§ **Stored data entries**

+--

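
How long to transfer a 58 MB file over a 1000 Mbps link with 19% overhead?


Effective throughput = 1000 * (1 - 19/100) = 810 Mbps
File size in Mb = 58 * 8 = 464 Mb
Time = 464 / 810
Time = 0.5728 seconds


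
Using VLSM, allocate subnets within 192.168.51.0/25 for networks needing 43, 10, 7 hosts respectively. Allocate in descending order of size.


43 hosts -> /26 (62 usable): 192.168.51.0/26
10 hosts -> /28 (14 usable): 192.168.51.64/28
7 hosts -> /28 (14 usable): 192.168.51.80/28
Allocation: 192.168.51.0/26 (43 hosts, 62 usable); 192.168.51.64/28 (10 hosts, 14 usable); 192.168.51.80/28 (7 hosts, 14 usable)


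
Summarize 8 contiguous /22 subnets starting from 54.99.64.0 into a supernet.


Original prefix: /22
Number of subnets: 8 = 2^3
New prefix = 22 - 3 = 19
Supernet: 54.99.64.0/19


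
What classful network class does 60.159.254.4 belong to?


First octet: 60
Binary: 00111100
0xxxxxxx -> Class A (1-126)
Class A, default mask 255.0.0.0 (/8)


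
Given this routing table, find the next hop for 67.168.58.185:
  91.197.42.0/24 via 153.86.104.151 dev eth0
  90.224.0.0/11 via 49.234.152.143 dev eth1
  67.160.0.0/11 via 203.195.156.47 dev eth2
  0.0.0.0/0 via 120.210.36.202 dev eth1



Longest prefix match for 67.168.58.185:
  /24 91.197.42.0: no
  /11 90.224.0.0: no
  /11 67.160.0.0: MATCH
  /0 0.0.0.0: MATCH
Selected: next-hop 203.195.156.47 via eth2 (matched /11)


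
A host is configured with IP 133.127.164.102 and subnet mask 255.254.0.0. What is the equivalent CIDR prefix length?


Binary: 11111111.11111110.00000000.00000000
Count leading 1s
Prefix: /15


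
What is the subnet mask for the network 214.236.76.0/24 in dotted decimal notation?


/24 means 24 network bits, 8 host bits
Binary: 11111111111111111111111100000000
Mask: 255.255.255.0


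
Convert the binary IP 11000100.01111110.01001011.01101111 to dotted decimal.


11000100 = 196
01111110 = 126
01001011 = 75
01101111 = 111
IP: 196.126.75.111


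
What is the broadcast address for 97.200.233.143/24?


Network: 97.200.233.0/24
Host bits = 8
Set all host bits to 1:
Broadcast: 97.200.233.255


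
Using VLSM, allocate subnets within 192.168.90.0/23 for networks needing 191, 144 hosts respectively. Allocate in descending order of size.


191 hosts -> /24 (254 usable): 192.168.90.0/24
144 hosts -> /24 (254 usable): 192.168.91.0/24
Allocation: 192.168.90.0/24 (191 hosts, 254 usable); 192.168.91.0/24 (144 hosts, 254 usable)


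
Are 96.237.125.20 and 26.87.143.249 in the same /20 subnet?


Mask: 255.255.240.0
96.237.125.20 AND mask = 96.237.112.0
26.87.143.249 AND mask = 26.87.128.0
No, different subnets (96.237.112.0 vs 26.87.128.0)


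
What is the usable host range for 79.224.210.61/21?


Network: 79.224.208.0
Broadcast: 79.224.215.255
First usable = network + 1
Last usable = broadcast - 1
Range: 79.224.208.1 to 79.224.215.254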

+--

§ **YOUR INSTRUCTIONS**
Retype, exactly and in full, the lines above from the one containing "90.224.0.0/11 via 49.234.152.143 dev eth1" through the one containing "67.160.0.0/11 via 203.195.156.47 dev eth2".

§ **REPLY**
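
  90.224.0.0/11 via 49.234.152.143 dev eth1
  67.160.0.0/11 via 203.195.156.47 dev eth2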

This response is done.